Dataset items:

------------------------------------------------

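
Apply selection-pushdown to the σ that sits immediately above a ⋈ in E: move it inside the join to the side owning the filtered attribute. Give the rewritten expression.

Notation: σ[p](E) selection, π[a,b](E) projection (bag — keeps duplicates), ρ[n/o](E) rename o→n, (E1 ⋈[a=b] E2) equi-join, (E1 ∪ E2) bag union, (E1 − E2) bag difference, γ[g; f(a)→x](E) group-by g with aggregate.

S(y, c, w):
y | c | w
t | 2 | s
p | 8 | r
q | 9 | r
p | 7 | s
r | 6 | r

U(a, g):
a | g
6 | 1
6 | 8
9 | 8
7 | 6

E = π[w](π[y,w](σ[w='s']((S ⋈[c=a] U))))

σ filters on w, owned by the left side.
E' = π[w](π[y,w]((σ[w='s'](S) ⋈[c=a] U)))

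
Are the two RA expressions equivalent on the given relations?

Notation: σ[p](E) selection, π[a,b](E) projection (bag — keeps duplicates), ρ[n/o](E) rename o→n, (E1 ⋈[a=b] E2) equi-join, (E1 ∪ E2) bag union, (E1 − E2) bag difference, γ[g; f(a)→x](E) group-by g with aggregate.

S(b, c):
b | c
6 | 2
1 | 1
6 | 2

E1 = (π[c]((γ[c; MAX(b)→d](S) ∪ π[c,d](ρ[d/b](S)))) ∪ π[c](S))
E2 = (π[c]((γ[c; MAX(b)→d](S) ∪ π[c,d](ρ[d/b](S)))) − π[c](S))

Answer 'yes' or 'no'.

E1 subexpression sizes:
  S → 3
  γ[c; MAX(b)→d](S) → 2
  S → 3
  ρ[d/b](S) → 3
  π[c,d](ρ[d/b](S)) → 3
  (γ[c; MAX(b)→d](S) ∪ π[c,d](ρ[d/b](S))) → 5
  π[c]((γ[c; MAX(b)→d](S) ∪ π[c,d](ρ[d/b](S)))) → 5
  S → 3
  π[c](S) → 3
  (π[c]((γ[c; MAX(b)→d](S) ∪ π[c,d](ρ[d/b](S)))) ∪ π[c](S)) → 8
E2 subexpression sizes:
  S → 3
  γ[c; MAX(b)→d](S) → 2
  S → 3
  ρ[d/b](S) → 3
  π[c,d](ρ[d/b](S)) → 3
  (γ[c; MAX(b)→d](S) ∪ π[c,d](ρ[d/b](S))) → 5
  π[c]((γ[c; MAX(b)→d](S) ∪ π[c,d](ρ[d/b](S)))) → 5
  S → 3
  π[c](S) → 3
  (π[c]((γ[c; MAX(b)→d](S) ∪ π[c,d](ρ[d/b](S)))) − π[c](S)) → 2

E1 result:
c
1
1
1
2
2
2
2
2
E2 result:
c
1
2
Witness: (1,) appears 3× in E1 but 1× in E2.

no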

------------------------------------------------

▸ **EXERCISE DIRECTIONS**:
Starting with the first line of the entries, transcribe every line up to and including the one with "E2 = (π[c]((γ[c;".

▸ **TASK ANSWER**:
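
Apply selection-pushdown to the σ that sits immediately above a ⋈ in E: move it inside the join to the side owning the filtered attribute. Give the rewritten expression.

Notation: σ[p](E) selection, π[a,b](E) projection (bag — keeps duplicates), ρ[n/o](E) rename o→n, (E1 ⋈[a=b] E2) equi-join, (E1 ∪ E2) bag union, (E1 − E2) bag difference, γ[g; f(a)→x](E) group-by g with aggregate.

S(y, c, w):
y | c | w
t | 2 | s
p | 8 | r
q | 9 | r
p | 7 | s
r | 6 | r

U(a, g):
a | g
6 | 1
6 | 8
9 | 8
7 | 6

E = π[w](π[y,w](σ[w='s']((S ⋈[c=a] U))))

σ filters on w, owned by the left side.
E' = π[w](π[y,w]((σ[w='s'](S) ⋈[c=a] U)))

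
Are the two RA expressions equivalent on the given relations?

Notation: σ[p](E) selection, π[a,b](E) projection (bag — keeps duplicates), ρ[n/o](E) rename o→n, (E1 ⋈[a=b] E2) equi-join, (E1 ∪ E2) bag union, (E1 − E2) bag difference, γ[g; f(a)→x](E) group-by g with aggregate.

S(b, c):
b | c
6 | 2
1 | 1
6 | 2

E1 = (π[c]((γ[c; MAX(b)→d](S) ∪ π[c,d](ρ[d/b](S)))) ∪ π[c](S))
E2 = (π[c]((γ[c; MAX(b)→d](S) ∪ π[c,d](ρ[d/b](S)))) − π[c](S))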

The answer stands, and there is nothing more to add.